Your instructions: Using only the records, tally the lines with "Answer" in them and state that total by itself.

Saved entries:
======

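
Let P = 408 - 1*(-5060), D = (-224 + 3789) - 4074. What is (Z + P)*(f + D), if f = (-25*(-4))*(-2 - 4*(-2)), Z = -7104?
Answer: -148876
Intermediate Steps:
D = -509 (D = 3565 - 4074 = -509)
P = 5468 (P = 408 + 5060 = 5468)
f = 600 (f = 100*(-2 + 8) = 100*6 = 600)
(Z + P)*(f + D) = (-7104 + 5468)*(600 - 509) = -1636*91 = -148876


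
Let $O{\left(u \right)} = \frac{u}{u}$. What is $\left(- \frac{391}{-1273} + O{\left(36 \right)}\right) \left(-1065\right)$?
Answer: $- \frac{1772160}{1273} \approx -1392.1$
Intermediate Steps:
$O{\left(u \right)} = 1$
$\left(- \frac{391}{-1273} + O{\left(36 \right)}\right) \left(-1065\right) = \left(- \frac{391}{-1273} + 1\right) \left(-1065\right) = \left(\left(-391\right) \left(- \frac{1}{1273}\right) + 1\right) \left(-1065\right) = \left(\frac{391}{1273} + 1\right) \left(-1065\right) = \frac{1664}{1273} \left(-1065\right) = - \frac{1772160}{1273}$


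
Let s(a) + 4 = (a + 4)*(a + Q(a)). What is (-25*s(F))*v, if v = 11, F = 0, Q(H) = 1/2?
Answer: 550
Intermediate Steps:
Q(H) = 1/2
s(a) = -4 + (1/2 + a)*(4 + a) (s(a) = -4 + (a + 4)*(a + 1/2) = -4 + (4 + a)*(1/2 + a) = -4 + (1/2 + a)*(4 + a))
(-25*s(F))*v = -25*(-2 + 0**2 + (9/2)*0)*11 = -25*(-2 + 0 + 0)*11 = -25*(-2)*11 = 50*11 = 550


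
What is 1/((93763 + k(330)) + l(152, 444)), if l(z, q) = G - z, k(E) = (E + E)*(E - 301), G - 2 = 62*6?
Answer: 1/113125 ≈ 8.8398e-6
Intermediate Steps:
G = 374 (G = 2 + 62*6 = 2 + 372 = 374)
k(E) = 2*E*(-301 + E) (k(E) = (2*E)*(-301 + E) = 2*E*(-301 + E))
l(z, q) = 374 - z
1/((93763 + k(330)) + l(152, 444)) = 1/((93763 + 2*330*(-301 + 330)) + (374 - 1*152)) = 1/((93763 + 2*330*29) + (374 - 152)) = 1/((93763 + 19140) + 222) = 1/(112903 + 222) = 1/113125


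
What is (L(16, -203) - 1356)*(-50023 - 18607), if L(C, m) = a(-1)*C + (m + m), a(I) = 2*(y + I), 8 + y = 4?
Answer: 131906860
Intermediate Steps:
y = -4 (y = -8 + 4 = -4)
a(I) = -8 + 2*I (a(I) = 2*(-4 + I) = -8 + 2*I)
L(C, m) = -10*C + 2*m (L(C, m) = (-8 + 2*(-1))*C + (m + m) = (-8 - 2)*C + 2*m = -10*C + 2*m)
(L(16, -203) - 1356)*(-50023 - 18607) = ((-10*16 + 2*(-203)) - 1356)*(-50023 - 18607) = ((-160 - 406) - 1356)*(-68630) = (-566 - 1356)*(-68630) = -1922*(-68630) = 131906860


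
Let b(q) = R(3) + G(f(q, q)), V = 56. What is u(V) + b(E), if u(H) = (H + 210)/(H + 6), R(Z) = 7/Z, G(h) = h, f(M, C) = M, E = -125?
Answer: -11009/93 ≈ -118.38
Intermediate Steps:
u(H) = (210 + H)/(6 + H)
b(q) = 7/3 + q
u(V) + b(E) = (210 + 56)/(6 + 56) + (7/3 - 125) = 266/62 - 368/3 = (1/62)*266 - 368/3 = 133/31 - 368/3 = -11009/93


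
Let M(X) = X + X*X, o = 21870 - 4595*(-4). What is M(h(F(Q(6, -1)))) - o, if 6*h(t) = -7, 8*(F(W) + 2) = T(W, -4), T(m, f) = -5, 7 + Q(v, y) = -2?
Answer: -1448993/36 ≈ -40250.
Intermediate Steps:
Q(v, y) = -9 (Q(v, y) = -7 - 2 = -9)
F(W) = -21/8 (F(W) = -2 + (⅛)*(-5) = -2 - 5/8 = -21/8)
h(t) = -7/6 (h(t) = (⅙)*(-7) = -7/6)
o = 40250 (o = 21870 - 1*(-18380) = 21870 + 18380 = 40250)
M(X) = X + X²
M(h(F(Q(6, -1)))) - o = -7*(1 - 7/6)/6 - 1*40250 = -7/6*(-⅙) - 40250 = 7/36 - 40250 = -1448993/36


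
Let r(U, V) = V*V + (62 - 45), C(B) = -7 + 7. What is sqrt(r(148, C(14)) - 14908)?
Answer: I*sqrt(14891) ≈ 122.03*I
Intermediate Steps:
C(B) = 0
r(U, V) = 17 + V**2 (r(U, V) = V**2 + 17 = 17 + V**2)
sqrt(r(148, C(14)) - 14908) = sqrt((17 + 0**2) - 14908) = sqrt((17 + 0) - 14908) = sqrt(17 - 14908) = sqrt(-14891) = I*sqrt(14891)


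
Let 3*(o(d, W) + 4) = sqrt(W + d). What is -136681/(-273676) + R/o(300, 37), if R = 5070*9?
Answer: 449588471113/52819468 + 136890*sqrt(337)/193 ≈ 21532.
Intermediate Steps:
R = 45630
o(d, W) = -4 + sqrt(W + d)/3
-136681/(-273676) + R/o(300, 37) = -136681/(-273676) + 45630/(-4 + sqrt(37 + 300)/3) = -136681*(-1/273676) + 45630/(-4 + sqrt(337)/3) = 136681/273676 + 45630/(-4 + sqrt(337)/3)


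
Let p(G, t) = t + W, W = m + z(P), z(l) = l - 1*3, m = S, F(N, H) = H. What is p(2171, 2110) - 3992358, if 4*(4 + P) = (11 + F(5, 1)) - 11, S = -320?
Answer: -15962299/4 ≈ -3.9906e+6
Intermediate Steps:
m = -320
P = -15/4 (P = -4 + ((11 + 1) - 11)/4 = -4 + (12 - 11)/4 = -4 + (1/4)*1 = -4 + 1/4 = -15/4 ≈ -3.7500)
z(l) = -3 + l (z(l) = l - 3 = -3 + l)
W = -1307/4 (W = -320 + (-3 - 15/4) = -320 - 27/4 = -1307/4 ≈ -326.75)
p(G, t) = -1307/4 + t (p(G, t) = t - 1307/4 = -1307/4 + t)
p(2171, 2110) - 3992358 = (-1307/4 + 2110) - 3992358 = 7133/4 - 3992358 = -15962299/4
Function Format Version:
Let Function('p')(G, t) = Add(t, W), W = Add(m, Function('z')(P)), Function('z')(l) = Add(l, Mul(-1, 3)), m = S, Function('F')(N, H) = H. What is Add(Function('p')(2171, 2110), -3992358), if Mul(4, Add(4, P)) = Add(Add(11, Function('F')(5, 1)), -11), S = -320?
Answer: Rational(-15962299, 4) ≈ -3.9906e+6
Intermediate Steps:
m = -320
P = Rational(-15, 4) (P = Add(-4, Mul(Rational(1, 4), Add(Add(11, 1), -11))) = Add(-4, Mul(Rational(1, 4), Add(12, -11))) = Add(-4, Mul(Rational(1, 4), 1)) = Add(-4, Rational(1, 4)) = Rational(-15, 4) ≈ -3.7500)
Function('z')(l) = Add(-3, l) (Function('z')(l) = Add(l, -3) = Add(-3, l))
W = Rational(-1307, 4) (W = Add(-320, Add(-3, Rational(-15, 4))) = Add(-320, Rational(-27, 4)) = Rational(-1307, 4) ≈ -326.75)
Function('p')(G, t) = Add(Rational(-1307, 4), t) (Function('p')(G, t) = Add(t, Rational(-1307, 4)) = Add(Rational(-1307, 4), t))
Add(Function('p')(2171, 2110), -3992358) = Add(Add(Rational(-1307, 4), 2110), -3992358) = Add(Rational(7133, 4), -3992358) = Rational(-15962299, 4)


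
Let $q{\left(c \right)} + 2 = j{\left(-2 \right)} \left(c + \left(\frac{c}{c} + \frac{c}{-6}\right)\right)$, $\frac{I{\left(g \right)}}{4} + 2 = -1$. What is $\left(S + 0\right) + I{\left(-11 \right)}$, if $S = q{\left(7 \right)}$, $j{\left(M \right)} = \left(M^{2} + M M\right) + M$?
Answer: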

======

Output: 12